# Task description
Which lines run from the one containing "Let ψ(x, y)" to the end of the entries? Copy them exactly, both ends included, and give nothing else.
** Opening Data records block **
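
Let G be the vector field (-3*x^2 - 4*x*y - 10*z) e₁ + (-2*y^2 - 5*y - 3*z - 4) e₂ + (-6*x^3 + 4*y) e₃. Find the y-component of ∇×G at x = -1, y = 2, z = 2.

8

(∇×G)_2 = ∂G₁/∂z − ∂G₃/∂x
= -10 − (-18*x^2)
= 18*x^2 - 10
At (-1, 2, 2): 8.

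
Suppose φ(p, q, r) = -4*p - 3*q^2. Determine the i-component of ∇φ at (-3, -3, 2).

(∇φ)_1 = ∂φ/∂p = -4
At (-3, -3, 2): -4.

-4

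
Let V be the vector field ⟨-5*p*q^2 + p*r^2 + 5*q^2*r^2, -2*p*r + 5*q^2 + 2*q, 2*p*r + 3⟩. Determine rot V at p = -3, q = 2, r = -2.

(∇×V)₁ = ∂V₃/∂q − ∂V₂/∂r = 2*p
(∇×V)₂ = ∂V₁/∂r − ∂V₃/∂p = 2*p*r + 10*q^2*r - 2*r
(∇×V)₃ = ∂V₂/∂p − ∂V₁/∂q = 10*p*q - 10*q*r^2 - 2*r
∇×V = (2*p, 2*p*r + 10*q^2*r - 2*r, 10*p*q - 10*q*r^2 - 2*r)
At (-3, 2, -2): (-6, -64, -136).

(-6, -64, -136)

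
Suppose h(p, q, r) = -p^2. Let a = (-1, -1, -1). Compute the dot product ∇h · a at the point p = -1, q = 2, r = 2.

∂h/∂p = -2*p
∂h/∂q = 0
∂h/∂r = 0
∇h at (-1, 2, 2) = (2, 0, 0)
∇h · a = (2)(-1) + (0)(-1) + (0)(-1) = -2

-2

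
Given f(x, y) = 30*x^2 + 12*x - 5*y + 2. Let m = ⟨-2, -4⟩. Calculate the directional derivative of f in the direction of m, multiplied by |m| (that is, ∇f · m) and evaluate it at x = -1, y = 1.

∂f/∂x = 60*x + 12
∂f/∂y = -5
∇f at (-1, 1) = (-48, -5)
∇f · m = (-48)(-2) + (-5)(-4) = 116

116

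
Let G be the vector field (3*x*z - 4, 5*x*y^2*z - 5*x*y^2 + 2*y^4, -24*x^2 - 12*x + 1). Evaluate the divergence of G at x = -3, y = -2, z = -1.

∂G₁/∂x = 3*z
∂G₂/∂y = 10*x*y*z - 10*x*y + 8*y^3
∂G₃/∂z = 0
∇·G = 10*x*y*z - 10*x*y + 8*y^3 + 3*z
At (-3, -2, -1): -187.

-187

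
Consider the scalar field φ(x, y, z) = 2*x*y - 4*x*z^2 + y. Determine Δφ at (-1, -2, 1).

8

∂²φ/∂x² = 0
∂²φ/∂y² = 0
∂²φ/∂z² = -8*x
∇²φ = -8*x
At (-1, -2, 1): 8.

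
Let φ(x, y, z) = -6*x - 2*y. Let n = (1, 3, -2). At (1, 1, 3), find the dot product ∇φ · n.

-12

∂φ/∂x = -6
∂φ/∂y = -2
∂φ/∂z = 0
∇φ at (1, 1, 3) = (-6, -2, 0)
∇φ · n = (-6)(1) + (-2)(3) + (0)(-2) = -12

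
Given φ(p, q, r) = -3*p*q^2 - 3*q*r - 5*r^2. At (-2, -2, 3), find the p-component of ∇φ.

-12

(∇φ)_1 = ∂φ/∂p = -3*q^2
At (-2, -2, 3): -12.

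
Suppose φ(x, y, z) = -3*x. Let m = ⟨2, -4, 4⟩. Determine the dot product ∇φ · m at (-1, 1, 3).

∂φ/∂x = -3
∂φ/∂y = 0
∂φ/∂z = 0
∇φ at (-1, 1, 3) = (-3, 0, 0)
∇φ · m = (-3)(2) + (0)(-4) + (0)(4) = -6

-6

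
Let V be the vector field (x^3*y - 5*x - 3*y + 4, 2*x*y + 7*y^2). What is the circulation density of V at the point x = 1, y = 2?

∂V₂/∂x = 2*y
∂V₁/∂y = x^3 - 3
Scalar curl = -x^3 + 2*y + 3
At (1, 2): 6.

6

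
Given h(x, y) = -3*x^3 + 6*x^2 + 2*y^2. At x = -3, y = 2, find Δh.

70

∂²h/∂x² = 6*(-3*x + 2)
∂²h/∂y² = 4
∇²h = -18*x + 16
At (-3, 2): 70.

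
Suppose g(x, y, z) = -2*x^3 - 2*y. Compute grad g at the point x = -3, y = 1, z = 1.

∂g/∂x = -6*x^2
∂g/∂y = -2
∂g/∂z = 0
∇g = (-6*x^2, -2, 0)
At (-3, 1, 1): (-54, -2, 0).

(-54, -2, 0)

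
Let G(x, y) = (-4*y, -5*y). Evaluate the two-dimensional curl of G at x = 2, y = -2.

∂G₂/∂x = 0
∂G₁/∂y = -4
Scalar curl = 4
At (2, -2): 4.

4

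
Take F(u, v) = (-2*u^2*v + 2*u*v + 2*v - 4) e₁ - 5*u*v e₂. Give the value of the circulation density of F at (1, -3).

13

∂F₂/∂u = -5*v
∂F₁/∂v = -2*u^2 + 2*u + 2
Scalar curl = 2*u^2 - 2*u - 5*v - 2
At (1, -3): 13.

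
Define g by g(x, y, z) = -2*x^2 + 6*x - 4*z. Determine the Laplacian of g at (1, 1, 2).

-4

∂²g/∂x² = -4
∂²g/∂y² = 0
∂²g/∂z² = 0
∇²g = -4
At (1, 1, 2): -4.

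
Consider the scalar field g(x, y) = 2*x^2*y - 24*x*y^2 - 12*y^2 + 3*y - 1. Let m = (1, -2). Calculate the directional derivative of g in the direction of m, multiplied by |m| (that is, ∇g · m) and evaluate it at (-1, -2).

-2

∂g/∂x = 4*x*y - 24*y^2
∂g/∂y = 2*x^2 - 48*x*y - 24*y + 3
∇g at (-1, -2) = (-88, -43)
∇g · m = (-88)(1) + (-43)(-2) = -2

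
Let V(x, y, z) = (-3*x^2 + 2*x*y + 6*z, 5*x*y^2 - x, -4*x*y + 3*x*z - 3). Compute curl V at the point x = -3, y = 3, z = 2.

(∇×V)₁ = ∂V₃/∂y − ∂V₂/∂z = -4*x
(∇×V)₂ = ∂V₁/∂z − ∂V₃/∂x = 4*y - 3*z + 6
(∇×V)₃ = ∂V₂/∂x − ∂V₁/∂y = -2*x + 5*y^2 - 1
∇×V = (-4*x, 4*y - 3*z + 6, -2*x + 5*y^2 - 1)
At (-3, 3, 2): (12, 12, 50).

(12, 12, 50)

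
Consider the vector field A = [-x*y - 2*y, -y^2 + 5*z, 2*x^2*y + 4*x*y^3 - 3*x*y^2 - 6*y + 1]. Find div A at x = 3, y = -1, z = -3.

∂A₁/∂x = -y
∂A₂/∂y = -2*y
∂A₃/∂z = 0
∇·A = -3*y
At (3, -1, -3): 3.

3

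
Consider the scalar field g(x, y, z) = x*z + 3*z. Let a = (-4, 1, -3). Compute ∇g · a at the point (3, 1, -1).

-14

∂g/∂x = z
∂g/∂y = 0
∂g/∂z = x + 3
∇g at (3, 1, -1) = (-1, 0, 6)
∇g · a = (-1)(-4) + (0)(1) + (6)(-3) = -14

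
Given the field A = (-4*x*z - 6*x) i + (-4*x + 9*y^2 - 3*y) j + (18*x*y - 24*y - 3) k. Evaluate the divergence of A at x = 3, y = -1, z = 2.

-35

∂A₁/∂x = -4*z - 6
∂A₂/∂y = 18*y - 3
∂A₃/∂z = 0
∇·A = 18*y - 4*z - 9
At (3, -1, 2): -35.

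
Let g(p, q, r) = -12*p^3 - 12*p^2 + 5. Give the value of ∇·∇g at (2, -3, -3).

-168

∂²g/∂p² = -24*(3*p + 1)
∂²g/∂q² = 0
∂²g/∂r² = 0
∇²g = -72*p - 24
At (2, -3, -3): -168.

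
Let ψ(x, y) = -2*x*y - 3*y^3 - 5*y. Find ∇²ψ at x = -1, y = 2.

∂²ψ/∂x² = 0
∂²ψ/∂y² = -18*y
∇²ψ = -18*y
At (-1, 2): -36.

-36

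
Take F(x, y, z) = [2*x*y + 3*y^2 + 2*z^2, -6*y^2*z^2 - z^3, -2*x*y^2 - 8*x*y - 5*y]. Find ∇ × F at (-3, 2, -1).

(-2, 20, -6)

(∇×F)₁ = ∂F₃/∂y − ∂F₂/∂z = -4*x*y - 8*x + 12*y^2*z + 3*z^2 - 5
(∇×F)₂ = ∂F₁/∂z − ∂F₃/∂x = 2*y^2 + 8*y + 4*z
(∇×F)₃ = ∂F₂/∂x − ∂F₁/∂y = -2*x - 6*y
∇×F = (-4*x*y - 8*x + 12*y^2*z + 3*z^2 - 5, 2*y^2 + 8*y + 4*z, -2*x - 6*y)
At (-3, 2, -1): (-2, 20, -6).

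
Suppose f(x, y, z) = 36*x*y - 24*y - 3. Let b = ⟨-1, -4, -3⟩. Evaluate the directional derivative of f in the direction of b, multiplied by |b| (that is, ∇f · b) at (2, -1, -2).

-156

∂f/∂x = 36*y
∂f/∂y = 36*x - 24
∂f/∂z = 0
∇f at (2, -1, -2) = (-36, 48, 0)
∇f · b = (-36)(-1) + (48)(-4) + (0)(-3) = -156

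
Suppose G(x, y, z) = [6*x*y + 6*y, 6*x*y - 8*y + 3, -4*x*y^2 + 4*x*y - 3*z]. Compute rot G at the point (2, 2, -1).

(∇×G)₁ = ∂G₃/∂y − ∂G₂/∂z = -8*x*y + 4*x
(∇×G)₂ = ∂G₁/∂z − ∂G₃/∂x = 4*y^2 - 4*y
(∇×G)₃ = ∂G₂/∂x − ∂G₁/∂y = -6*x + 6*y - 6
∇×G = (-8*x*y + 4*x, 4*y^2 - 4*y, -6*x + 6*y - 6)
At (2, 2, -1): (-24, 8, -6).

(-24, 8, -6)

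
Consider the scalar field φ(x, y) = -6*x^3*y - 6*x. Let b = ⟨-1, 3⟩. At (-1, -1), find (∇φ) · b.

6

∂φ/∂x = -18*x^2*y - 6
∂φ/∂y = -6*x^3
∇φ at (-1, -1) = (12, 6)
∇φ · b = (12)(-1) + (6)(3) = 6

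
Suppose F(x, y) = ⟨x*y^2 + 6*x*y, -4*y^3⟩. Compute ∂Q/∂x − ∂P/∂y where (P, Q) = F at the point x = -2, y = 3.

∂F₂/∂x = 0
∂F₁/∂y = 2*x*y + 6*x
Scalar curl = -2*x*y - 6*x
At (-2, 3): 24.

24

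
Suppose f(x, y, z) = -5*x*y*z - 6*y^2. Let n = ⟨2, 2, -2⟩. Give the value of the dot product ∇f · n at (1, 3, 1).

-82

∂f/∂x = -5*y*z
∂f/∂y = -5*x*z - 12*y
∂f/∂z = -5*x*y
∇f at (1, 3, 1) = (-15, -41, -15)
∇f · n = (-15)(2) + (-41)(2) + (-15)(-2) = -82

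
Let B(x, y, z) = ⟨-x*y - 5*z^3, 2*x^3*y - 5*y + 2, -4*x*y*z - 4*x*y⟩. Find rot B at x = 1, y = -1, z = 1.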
** Closing Data records block **
# Response to the task
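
Let ψ(x, y) = -2*x*y - 3*y^3 - 5*y. Find ∇²ψ at x = -1, y = 2.

∂²ψ/∂x² = 0
∂²ψ/∂y² = -18*y
∇²ψ = -18*y
At (-1, 2): -36.

-36

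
Take F(x, y, z) = [2*x*y + 3*y^2 + 2*z^2, -6*y^2*z^2 - z^3, -2*x*y^2 - 8*x*y - 5*y]. Find ∇ × F at (-3, 2, -1).

(-2, 20, -6)

(∇×F)₁ = ∂F₃/∂y − ∂F₂/∂z = -4*x*y - 8*x + 12*y^2*z + 3*z^2 - 5
(∇×F)₂ = ∂F₁/∂z − ∂F₃/∂x = 2*y^2 + 8*y + 4*z
(∇×F)₃ = ∂F₂/∂x − ∂F₁/∂y = -2*x - 6*y
∇×F = (-4*x*y - 8*x + 12*y^2*z + 3*z^2 - 5, 2*y^2 + 8*y + 4*z, -2*x - 6*y)
At (-3, 2, -1): (-2, 20, -6).

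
Suppose f(x, y, z) = 36*x*y - 24*y - 3. Let b = ⟨-1, -4, -3⟩. Evaluate the directional derivative of f in the direction of b, multiplied by |b| (that is, ∇f · b) at (2, -1, -2).

-156

∂f/∂x = 36*y
∂f/∂y = 36*x - 24
∂f/∂z = 0
∇f at (2, -1, -2) = (-36, 48, 0)
∇f · b = (-36)(-1) + (48)(-4) + (0)(-3) = -156

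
Suppose G(x, y, z) = [6*x*y + 6*y, 6*x*y - 8*y + 3, -4*x*y^2 + 4*x*y - 3*z]. Compute rot G at the point (2, 2, -1).

(∇×G)₁ = ∂G₃/∂y − ∂G₂/∂z = -8*x*y + 4*x
(∇×G)₂ = ∂G₁/∂z − ∂G₃/∂x = 4*y^2 - 4*y
(∇×G)₃ = ∂G₂/∂x − ∂G₁/∂y = -6*x + 6*y - 6
∇×G = (-8*x*y + 4*x, 4*y^2 - 4*y, -6*x + 6*y - 6)
At (2, 2, -1): (-24, 8, -6).

(-24, 8, -6)

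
Consider the scalar field φ(x, y) = -6*x^3*y - 6*x. Let b = ⟨-1, 3⟩. At (-1, -1), find (∇φ) · b.

6

∂φ/∂x = -18*x^2*y - 6
∂φ/∂y = -6*x^3
∇φ at (-1, -1) = (12, 6)
∇φ · b = (12)(-1) + (6)(3) = 6

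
Suppose F(x, y) = ⟨x*y^2 + 6*x*y, -4*y^3⟩. Compute ∂Q/∂x − ∂P/∂y where (P, Q) = F at the point x = -2, y = 3.

∂F₂/∂x = 0
∂F₁/∂y = 2*x*y + 6*x
Scalar curl = -2*x*y - 6*x
At (-2, 3): 24.

24

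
Suppose f(x, y, z) = -5*x*y*z - 6*y^2. Let n = ⟨2, 2, -2⟩. Give the value of the dot product ∇f · n at (1, 3, 1).

-82

∂f/∂x = -5*y*z
∂f/∂y = -5*x*z - 12*y
∂f/∂z = -5*x*y
∇f at (1, 3, 1) = (-15, -41, -15)
∇f · n = (-15)(2) + (-41)(2) + (-15)(-2) = -82

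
Let B(x, y, z) = ⟨-x*y - 5*z^3, 2*x^3*y - 5*y + 2, -4*x*y*z - 4*x*y⟩. Find rot B at x = 1, y = -1, z = 1.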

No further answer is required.